**EXERCISE PROMPT**
The answer must consist of every line from the entries below that contains the word "data".

MATERIAL FOR THIS TASK below:

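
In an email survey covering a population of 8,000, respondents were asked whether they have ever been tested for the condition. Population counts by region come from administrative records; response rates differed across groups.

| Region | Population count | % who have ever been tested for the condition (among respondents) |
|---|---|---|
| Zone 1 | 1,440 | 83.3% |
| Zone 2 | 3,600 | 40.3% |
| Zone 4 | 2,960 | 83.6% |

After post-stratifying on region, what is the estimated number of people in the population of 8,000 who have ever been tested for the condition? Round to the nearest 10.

5,120

Estimated count per cell = population count × respondent percentage:
  Zone 1: 1,440 × 83.3% = 1199.52
  Zone 2: 3,600 × 40.3% = 1450.8
  Zone 4: 2,960 × 83.6% = 2474.56
Estimated total = 5124.88 → 5,120.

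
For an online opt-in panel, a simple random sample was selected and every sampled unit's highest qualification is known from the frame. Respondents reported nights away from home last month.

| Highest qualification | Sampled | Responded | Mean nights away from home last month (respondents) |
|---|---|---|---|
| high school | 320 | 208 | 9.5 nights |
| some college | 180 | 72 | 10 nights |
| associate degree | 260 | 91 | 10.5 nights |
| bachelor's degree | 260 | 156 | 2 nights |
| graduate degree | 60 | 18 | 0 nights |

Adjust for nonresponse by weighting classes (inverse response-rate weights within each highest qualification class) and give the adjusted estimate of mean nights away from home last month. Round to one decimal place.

7.5

Class response rates: high school 208/320 = 65%, some college 72/180 = 40%, associate degree 91/260 = 35%, bachelor's degree 156/260 = 60%, graduate degree 18/60 = 30%.
Each respondent's weight = sampled/responded in their class; summing within a class gives n_sampled, so:
  high school: 320 × 9.5 = 3040
  some college: 180 × 10 = 1800
  associate degree: 260 × 10.5 = 2730
  bachelor's degree: 260 × 2 = 520
  graduate degree: 60 × 0 = 0
Adjusted estimate = 8090 / 1,080 = 7.49074 → 7.5.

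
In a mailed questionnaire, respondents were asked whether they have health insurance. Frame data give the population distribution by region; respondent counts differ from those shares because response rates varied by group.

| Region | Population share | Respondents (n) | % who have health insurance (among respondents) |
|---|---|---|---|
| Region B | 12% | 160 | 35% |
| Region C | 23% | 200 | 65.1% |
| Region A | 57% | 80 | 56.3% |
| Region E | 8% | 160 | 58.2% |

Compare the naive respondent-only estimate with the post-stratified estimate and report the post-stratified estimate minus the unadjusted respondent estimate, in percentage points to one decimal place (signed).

Without adjustment, the pooled respondent share is:
  (160/600)×35 + (200/600)×65.1 + (80/600)×56.3 + (160/600)×58.2 = 54.06%
Reweighting by population region shares:
  0.12×35 + 0.23×65.1 + 0.57×56.3 + 0.08×58.2 = 55.92%
Difference = 55.92 − 54.06 = 1.86 pp.

+1.9 percentage points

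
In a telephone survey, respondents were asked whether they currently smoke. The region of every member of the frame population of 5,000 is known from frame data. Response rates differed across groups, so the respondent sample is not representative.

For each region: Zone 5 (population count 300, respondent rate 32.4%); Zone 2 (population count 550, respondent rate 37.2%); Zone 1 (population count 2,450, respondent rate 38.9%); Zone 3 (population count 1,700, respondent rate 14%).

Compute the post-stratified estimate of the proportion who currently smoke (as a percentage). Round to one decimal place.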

End of MATERIAL FOR THIS TASK.

**RESULT FOR THIS EXERCISE**
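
In a mailed questionnaire, respondents were asked whether they have health insurance. Frame data give the population distribution by region; respondent counts differ from those shares because response rates varied by group.
In a telephone survey, respondents were asked whether they currently smoke. The region of every member of the frame population of 5,000 is known from frame data. Response rates differed across groups, so the respondent sample is not representative.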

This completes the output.